§ TASK REQUIREMENTS:
Scan the records below for the line containing "U -> jUj | j | jZ" and the line containing "C → eS | eSe | ed | S". Copy both, plus every line between, exactly.

Dataset entries
-*-
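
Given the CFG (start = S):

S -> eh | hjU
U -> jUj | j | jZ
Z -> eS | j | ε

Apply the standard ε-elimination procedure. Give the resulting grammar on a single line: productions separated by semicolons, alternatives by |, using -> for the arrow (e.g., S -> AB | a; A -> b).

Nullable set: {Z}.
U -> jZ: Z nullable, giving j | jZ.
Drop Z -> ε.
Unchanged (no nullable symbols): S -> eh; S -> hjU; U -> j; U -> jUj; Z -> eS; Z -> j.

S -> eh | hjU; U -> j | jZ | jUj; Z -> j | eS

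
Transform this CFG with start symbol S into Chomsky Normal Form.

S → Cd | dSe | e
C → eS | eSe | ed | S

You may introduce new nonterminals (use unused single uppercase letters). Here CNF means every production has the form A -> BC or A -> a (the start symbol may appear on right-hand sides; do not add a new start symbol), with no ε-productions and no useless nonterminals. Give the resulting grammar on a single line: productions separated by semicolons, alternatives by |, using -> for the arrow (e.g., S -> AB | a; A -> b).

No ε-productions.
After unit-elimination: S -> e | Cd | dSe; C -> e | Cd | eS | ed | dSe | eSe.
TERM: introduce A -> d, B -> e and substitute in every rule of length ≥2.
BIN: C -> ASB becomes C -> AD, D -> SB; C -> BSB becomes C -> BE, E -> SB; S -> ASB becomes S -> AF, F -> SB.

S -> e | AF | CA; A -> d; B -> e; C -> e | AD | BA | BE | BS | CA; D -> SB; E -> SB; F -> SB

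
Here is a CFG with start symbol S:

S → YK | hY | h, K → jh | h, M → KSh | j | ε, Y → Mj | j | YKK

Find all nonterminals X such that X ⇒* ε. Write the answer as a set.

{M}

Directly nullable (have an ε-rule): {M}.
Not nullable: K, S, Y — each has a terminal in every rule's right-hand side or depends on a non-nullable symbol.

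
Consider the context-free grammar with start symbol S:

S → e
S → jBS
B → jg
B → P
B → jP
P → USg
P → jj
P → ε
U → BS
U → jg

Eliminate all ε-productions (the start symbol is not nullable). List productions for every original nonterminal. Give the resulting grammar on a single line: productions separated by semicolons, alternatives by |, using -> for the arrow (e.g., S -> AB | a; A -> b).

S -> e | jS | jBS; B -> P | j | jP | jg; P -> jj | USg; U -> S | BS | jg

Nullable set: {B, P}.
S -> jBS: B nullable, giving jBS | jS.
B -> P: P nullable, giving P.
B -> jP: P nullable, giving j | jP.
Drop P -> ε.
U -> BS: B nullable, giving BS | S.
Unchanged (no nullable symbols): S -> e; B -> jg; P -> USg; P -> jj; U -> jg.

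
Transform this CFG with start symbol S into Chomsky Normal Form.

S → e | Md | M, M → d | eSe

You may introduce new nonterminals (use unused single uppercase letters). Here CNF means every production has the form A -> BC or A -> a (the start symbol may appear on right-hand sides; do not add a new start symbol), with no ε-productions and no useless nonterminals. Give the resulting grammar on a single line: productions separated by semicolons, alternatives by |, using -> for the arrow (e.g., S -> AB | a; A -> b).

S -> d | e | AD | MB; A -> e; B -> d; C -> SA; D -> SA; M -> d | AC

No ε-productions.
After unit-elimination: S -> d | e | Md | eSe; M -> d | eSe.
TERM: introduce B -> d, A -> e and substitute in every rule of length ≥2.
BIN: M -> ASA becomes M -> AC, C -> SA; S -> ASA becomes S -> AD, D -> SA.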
-*-
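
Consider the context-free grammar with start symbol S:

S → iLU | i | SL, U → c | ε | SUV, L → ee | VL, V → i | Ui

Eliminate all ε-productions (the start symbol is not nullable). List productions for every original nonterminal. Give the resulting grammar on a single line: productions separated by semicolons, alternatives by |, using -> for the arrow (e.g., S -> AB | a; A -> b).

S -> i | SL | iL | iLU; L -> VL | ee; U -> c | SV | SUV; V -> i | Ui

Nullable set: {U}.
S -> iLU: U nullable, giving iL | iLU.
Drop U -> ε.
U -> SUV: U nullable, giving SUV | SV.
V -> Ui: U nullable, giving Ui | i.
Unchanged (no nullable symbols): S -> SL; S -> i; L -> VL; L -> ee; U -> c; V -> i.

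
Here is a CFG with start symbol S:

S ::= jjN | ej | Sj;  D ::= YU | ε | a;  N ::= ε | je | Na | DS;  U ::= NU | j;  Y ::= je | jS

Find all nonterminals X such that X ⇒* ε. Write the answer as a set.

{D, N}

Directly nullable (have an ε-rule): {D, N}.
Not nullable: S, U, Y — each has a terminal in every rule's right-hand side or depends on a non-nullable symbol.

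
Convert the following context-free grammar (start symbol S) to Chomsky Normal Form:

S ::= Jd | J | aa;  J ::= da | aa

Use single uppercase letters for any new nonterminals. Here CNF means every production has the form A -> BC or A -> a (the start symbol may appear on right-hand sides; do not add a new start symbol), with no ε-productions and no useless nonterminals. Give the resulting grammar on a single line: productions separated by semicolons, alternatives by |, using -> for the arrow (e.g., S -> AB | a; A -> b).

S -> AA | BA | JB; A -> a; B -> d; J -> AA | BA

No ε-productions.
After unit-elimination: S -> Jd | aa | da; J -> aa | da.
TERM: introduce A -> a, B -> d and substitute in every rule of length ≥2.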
-*-
§ RESPONSE AREA:
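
U -> jUj | j | jZ
Z -> eS | j | ε

Apply the standard ε-elimination procedure. Give the resulting grammar on a single line: productions separated by semicolons, alternatives by |, using -> for the arrow (e.g., S -> AB | a; A -> b).

Nullable set: {Z}.
U -> jZ: Z nullable, giving j | jZ.
Drop Z -> ε.
Unchanged (no nullable symbols): S -> eh; S -> hjU; U -> j; U -> jUj; Z -> eS; Z -> j.

S -> eh | hjU; U -> j | jZ | jUj; Z -> j | eS

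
Transform this CFG with start symbol S into Chomsky Normal Form.

S → Cd | dSe | e
C → eS | eSe | ed | S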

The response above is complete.